══ Input data ══

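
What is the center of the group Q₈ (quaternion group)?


Z(G) = {g ∈ G | gx = xg for all x ∈ G}
In Q₈ = {±1, ±i, ±j, ±k}, only ±1 commute with every element

Z(Q₈ (quaternion group)) = {1, -1}


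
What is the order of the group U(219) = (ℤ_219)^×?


U(n) is the group of units mod n; |U(n)| = φ(n)
|U(219)| = φ(219) = 144

|U(219) = (ℤ_219)^×| = 144


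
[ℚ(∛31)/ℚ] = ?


∛31 has minimal polynomial x³ - 31 (irreducible over ℚ since 31 is not a perfect cube)

[ℚ(∛31)/ℚ] = 3


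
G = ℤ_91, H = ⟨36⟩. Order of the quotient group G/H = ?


|⟨36⟩| = n / gcd(36, 91) = 91 / 1 = 91
H is normal (ℤ_91 is abelian).
|G/H| = |G| / |H| = 91 / 91 = 1

|G/H| = 1


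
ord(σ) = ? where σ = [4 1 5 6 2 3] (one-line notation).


Cycle decomposition: (1 4 6 3 5 2)
Cycle lengths: 6
Order = lcm(6) = 6

ord(σ) = 6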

═══

Retype all of the records above, keeping them identical.

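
What is the center of the group Q₈ (quaternion group)?


Z(G) = {g ∈ G | gx = xg for all x ∈ G}
In Q₈ = {±1, ±i, ±j, ±k}, only ±1 commute with every element

Z(Q₈ (quaternion group)) = {1, -1}


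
What is the order of the group U(219) = (ℤ_219)^×?


U(n) is the group of units mod n; |U(n)| = φ(n)
|U(219)| = φ(219) = 144

|U(219) = (ℤ_219)^×| = 144


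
[ℚ(∛31)/ℚ] = ?


∛31 has minimal polynomial x³ - 31 (irreducible over ℚ since 31 is not a perfect cube)

[ℚ(∛31)/ℚ] = 3


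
G = ℤ_91, H = ⟨36⟩. Order of the quotient group G/H = ?


|⟨36⟩| = n / gcd(36, 91) = 91 / 1 = 91
H is normal (ℤ_91 is abelian).
|G/H| = |G| / |H| = 91 / 91 = 1

|G/H| = 1


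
ord(σ) = ? where σ = [4 1 5 6 2 3] (one-line notation).


Cycle decomposition: (1 4 6 3 5 2)
Cycle lengths: 6
Order = lcm(6) = 6

ord(σ) = 6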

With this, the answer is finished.